The lines from the top of the listing through the one containing "- R: E = 349" are to be retyped exactly, with no other lines.

---------- ENTRIES PROVIDED ----------

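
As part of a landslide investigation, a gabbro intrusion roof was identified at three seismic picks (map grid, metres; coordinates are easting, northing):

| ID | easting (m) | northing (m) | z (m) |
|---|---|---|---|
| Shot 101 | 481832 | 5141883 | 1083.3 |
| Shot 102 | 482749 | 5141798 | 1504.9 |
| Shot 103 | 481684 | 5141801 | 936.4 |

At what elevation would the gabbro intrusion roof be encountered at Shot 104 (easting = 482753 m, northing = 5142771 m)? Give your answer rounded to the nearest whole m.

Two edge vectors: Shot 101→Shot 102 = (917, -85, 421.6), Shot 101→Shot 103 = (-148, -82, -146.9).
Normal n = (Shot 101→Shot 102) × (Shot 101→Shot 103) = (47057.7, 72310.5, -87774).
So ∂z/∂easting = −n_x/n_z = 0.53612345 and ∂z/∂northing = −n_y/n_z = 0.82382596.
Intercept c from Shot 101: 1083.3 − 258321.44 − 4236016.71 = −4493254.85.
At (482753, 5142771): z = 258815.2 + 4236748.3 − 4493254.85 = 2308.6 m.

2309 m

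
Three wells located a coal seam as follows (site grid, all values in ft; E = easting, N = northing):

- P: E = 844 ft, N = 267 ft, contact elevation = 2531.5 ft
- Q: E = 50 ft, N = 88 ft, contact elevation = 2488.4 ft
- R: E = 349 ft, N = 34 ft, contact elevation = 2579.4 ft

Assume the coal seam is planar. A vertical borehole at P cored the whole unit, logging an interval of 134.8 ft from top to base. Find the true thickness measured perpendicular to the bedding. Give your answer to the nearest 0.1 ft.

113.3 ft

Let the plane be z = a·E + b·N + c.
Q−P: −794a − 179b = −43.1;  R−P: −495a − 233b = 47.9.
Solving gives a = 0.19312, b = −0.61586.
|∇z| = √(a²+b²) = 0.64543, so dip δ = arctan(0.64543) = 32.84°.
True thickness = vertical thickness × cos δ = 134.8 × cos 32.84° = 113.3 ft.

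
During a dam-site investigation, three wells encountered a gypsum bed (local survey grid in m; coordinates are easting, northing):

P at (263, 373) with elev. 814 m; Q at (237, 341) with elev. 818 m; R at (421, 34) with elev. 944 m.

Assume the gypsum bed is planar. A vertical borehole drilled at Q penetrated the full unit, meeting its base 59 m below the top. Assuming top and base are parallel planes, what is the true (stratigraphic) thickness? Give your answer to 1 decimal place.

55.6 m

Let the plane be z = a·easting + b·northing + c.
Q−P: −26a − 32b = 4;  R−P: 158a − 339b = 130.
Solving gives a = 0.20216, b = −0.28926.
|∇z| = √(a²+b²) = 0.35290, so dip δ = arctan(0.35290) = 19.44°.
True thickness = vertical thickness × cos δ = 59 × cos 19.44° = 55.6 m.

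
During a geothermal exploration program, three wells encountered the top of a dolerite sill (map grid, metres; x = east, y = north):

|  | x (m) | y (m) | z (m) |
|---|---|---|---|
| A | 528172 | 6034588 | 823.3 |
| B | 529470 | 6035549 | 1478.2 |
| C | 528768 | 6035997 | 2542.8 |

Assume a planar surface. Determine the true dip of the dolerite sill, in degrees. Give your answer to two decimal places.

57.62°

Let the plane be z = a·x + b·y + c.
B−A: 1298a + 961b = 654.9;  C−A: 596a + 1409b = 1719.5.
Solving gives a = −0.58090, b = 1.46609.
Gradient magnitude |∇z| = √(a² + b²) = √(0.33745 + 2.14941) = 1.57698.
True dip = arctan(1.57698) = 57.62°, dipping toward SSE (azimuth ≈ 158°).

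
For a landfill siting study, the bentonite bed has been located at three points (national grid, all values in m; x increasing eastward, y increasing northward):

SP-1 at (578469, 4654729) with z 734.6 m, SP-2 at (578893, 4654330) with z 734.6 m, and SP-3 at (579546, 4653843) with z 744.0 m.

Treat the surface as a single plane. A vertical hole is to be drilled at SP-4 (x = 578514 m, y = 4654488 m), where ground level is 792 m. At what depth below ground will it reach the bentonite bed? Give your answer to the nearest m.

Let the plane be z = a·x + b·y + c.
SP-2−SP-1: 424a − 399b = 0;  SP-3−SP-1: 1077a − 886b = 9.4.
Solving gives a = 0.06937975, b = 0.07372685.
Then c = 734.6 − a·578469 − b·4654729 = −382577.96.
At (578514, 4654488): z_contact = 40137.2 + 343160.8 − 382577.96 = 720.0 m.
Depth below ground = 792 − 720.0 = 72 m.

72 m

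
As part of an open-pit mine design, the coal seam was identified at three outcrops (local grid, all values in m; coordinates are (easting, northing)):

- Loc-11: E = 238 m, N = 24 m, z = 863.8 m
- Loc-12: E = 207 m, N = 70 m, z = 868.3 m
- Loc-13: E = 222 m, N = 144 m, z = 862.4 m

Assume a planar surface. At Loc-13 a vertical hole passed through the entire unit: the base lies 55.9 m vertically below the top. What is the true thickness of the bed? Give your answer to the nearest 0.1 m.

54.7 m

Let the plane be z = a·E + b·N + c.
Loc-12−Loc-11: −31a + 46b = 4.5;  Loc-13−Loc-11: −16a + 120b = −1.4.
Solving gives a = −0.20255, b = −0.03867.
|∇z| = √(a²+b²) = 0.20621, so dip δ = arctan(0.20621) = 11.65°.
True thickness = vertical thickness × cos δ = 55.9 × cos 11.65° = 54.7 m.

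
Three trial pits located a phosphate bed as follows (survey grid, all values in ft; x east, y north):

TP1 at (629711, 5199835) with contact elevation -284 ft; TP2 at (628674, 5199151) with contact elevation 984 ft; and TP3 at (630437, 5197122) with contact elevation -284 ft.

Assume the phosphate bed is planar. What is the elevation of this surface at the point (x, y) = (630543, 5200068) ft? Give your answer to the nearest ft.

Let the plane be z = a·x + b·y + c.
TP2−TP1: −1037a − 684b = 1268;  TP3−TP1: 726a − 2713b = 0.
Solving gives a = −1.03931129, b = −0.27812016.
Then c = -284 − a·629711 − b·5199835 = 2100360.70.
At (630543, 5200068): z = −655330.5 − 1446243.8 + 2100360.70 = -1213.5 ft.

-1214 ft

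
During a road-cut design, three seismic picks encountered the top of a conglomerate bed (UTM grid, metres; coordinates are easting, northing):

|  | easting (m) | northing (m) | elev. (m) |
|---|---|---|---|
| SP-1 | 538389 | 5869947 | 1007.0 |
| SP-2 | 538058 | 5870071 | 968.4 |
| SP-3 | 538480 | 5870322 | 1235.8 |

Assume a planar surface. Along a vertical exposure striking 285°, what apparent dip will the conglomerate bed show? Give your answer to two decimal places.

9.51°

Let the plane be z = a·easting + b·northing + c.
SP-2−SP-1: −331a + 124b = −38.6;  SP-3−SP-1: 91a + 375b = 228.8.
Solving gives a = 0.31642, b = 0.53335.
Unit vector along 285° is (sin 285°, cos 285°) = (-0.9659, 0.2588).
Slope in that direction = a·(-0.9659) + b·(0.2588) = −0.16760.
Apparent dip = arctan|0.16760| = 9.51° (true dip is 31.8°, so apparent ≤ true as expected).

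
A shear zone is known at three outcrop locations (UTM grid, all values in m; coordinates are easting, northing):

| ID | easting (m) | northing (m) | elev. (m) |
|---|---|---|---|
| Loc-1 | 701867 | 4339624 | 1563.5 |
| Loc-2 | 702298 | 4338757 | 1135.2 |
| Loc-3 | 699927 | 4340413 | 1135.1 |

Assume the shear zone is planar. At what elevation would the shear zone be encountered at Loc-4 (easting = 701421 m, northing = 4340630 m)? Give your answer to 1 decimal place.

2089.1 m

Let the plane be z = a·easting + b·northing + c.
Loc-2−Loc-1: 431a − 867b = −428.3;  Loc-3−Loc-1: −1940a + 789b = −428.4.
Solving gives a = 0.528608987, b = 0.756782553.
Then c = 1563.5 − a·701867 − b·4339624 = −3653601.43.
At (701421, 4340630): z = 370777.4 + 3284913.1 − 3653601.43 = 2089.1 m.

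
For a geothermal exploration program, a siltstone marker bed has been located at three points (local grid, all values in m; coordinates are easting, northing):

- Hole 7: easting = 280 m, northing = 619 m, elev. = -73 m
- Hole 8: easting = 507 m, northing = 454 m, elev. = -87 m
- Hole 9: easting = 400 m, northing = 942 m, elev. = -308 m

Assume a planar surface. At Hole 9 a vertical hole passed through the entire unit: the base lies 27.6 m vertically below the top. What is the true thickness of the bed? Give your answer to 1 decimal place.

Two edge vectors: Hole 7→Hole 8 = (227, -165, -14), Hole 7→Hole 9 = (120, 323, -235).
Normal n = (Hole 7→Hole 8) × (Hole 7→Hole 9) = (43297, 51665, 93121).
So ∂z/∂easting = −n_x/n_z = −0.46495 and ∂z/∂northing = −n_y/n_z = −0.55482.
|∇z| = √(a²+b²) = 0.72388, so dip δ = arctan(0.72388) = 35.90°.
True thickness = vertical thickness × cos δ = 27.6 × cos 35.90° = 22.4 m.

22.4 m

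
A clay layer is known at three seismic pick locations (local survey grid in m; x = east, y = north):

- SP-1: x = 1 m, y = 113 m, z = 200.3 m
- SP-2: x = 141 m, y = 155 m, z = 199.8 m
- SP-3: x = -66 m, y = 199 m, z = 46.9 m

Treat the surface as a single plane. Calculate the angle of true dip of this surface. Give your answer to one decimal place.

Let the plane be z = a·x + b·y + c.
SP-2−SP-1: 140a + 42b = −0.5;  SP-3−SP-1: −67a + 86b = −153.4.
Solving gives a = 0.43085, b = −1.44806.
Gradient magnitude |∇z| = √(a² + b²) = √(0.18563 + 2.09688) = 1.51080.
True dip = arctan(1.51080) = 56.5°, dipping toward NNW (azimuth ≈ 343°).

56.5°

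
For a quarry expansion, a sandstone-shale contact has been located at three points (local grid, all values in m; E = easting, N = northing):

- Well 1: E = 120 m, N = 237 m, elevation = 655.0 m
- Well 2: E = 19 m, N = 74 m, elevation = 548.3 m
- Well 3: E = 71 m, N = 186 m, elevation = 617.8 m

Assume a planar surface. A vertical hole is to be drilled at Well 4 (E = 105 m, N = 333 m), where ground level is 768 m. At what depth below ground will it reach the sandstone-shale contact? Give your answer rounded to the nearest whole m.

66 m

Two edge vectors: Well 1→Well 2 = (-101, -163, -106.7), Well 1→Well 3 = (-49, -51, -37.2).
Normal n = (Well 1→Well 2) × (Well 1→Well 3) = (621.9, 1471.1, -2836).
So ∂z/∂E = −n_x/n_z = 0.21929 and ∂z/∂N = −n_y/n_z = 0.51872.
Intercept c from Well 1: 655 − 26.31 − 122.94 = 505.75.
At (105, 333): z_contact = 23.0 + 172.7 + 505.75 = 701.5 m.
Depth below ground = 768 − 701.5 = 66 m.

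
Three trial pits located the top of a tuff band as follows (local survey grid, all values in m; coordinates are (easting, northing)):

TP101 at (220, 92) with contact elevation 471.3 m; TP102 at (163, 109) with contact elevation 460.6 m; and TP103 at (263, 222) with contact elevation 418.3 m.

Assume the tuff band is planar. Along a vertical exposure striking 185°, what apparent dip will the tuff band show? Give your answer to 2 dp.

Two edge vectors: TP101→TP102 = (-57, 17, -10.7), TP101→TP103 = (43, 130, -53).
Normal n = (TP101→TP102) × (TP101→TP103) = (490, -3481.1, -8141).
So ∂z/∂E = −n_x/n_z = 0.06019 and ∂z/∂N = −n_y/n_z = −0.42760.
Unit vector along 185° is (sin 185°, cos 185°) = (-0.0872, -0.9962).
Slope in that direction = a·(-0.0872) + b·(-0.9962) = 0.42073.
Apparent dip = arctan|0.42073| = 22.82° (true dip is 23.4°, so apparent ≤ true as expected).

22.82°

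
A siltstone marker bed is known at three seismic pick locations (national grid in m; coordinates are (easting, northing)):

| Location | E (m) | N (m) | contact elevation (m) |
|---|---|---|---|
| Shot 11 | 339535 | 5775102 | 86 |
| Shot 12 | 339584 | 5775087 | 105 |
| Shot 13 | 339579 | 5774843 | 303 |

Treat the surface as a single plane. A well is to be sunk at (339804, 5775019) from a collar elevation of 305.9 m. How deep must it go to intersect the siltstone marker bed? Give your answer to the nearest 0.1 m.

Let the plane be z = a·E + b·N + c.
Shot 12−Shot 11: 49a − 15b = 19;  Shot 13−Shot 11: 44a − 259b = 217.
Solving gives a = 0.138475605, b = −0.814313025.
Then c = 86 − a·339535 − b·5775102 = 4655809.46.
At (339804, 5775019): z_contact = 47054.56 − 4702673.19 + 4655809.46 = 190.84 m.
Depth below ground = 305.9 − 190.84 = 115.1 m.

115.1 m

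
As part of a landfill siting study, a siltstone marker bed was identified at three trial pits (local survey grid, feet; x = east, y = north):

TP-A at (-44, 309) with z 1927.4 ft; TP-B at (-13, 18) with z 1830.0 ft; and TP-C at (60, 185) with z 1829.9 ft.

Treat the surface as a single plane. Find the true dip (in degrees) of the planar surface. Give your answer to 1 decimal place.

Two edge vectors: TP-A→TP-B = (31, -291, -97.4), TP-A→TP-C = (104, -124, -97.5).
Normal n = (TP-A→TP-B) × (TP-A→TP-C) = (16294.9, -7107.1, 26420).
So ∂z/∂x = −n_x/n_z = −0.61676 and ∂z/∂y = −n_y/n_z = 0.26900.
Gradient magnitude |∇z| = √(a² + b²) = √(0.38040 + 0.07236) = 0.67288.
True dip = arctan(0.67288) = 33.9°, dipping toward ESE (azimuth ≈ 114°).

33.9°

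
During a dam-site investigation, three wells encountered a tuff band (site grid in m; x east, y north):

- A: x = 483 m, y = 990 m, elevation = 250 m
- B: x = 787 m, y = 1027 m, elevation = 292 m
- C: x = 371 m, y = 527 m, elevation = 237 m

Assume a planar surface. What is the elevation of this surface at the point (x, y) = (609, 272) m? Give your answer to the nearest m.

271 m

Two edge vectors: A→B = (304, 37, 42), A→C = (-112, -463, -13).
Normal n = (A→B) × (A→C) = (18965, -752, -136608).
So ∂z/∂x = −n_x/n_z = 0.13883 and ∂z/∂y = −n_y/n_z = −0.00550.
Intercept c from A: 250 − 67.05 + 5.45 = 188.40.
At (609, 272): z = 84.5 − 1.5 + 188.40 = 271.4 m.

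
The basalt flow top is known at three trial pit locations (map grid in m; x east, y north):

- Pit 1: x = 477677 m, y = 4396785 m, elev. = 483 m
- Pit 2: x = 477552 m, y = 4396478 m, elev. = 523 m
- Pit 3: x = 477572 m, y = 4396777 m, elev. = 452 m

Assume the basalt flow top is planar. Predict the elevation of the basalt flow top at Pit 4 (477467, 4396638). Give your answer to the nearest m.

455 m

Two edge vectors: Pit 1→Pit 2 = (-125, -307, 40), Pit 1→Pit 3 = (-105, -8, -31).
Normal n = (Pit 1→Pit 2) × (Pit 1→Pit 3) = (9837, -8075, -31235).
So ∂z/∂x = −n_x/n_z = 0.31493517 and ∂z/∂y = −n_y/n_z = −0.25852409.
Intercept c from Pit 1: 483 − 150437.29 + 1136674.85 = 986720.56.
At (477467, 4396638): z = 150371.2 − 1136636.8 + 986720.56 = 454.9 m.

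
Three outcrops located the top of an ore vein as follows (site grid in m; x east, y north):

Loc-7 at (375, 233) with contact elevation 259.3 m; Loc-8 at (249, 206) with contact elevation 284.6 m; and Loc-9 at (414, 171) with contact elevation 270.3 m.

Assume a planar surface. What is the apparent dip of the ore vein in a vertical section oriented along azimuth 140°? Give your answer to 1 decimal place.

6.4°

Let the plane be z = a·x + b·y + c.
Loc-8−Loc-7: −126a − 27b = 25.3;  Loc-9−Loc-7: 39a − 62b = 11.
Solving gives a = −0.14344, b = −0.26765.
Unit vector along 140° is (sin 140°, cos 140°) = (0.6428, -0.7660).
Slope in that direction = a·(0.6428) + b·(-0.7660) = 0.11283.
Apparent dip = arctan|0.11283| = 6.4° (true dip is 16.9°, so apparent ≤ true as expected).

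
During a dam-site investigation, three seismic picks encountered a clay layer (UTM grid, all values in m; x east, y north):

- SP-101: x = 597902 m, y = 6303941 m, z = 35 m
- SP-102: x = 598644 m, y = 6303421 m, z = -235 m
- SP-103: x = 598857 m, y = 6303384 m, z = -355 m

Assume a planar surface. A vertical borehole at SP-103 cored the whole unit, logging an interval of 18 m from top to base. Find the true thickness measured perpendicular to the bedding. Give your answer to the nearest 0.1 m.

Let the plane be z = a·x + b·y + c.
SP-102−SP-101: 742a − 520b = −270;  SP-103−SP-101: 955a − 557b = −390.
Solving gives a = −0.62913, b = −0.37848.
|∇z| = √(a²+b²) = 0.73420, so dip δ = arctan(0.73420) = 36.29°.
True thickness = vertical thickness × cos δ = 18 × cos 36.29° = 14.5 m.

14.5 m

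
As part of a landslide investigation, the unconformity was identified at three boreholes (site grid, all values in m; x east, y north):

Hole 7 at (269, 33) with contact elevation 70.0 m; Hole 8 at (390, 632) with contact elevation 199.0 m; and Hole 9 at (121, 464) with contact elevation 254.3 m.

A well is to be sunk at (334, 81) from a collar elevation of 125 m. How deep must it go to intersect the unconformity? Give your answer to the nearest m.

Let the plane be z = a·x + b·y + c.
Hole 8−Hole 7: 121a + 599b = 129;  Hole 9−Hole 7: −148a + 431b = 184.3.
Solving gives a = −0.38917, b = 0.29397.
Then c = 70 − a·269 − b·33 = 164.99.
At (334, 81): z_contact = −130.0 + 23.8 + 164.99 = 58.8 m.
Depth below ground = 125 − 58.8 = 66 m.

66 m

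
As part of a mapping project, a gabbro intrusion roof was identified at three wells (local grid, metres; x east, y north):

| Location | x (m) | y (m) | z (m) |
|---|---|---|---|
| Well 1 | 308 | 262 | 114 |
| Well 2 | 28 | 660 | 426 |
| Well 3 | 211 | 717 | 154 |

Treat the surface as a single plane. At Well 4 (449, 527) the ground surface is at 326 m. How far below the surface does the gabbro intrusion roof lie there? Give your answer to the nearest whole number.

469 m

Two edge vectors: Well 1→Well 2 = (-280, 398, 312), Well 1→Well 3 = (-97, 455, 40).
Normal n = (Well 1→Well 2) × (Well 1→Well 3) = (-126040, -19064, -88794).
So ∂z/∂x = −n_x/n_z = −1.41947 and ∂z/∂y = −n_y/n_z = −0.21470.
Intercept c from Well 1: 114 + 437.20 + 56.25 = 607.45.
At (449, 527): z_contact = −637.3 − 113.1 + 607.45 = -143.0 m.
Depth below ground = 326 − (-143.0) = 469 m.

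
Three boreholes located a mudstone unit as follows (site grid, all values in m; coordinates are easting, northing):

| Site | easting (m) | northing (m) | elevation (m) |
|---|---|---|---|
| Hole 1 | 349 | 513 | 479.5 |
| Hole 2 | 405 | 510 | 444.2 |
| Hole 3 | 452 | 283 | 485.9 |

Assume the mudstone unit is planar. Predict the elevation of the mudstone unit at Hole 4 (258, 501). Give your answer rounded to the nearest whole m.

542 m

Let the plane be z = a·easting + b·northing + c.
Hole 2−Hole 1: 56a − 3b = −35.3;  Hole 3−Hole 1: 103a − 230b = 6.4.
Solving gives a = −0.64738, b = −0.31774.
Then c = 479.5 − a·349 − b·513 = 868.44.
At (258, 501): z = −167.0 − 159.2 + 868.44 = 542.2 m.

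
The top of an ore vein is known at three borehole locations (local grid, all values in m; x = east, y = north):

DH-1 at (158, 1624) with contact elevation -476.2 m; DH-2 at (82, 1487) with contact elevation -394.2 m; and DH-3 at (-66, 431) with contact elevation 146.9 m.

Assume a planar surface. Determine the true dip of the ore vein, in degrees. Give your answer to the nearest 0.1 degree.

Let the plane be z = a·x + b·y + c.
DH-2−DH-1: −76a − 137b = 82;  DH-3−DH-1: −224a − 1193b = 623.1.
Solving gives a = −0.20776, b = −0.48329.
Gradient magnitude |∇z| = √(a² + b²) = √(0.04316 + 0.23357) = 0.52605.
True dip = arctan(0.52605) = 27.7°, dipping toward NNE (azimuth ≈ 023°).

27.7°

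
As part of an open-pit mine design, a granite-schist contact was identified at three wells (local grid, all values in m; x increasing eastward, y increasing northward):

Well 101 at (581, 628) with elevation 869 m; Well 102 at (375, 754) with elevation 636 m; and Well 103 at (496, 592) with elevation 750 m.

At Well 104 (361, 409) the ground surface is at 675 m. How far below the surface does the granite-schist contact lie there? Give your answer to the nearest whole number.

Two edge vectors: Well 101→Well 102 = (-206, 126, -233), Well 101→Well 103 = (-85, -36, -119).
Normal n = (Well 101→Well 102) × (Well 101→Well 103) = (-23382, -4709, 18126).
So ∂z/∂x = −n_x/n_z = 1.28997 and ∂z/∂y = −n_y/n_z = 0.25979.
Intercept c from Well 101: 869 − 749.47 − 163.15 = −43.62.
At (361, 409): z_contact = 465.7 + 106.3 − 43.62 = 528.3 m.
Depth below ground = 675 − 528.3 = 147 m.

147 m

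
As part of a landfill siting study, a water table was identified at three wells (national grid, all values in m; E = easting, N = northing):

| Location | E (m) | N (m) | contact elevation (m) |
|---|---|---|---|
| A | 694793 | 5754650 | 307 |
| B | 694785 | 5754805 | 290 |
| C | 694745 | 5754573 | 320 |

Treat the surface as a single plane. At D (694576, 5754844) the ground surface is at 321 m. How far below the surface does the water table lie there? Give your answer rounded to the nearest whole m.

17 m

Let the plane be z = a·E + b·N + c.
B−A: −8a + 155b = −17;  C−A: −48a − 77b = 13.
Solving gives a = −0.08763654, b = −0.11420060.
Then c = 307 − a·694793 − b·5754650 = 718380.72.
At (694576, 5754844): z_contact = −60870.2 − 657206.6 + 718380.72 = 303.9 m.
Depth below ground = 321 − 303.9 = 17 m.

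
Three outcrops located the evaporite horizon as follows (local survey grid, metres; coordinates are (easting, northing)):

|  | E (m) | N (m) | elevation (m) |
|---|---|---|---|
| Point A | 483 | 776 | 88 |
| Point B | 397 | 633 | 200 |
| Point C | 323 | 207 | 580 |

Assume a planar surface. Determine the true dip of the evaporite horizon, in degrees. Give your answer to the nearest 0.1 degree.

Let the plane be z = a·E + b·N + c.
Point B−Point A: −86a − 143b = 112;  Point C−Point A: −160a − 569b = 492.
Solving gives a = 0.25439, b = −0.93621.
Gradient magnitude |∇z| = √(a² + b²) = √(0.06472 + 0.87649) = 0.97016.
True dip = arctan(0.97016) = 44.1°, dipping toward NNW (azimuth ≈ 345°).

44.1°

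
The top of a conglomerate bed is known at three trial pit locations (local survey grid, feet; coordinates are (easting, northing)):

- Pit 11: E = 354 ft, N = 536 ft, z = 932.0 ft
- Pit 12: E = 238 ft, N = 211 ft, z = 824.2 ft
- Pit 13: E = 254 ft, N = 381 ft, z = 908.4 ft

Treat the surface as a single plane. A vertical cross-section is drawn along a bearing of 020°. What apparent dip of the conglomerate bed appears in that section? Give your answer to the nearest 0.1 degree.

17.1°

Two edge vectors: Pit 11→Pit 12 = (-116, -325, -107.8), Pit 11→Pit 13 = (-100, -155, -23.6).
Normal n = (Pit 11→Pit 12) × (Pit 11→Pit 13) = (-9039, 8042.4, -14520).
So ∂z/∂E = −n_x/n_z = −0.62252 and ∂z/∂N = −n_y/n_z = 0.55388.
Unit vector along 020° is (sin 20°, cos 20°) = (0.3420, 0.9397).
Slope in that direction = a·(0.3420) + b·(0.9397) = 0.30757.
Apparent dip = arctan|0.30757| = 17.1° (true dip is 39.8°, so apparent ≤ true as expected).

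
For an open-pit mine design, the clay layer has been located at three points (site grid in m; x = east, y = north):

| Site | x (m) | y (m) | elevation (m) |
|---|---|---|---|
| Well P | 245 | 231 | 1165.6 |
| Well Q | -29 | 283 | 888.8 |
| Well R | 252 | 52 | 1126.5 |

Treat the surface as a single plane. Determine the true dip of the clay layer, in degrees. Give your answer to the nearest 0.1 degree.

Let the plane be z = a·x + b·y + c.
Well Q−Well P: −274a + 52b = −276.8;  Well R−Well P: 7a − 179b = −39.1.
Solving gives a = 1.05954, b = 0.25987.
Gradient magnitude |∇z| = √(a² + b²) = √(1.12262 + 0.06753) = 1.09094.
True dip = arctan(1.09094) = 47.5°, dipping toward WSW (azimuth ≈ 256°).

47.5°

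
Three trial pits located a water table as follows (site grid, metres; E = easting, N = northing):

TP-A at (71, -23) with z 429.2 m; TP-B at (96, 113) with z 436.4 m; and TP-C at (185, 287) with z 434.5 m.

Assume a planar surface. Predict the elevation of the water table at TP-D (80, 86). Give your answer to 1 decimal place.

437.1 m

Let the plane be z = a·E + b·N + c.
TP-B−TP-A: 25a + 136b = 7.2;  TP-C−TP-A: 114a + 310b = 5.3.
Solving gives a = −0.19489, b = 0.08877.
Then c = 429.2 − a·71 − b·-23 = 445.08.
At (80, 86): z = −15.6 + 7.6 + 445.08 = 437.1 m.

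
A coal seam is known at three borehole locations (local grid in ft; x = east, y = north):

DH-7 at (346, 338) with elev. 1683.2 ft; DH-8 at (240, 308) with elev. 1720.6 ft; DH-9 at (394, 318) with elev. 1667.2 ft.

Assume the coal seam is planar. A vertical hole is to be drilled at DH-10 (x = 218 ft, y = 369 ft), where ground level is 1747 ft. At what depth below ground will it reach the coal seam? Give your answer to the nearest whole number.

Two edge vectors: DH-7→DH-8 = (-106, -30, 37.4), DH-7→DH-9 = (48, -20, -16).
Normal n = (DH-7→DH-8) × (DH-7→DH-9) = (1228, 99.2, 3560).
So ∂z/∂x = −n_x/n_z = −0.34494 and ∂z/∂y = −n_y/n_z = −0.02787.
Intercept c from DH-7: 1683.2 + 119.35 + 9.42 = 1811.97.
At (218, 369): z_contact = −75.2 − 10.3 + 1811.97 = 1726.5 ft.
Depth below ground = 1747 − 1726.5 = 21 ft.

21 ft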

----------

▶ **ANSWER FOR THE TASK**:
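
As part of a landslide investigation, a gabbro intrusion roof was identified at three seismic picks (map grid, metres; coordinates are easting, northing):

| ID | easting (m) | northing (m) | z (m) |
|---|---|---|---|
| Shot 101 | 481832 | 5141883 | 1083.3 |
| Shot 102 | 482749 | 5141798 | 1504.9 |
| Shot 103 | 481684 | 5141801 | 936.4 |

At what elevation would the gabbro intrusion roof be encountered at Shot 104 (easting = 482753 m, northing = 5142771 m)? Give your answer rounded to the nearest whole m.

Two edge vectors: Shot 101→Shot 102 = (917, -85, 421.6), Shot 101→Shot 103 = (-148, -82, -146.9).
Normal n = (Shot 101→Shot 102) × (Shot 101→Shot 103) = (47057.7, 72310.5, -87774).
So ∂z/∂easting = −n_x/n_z = 0.53612345 and ∂z/∂northing = −n_y/n_z = 0.82382596.
Intercept c from Shot 101: 1083.3 − 258321.44 − 4236016.71 = −4493254.85.
At (482753, 5142771): z = 258815.2 + 4236748.3 − 4493254.85 = 2308.6 m.

2309 m

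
Three wells located a coal seam as follows (site grid, all values in ft; E = easting, N = northing):

- P: E = 844 ft, N = 267 ft, contact elevation = 2531.5 ft
- Q: E = 50 ft, N = 88 ft, contact elevation = 2488.4 ft
- R: E = 349 ft, N = 34 ft, contact elevation = 2579.4 ft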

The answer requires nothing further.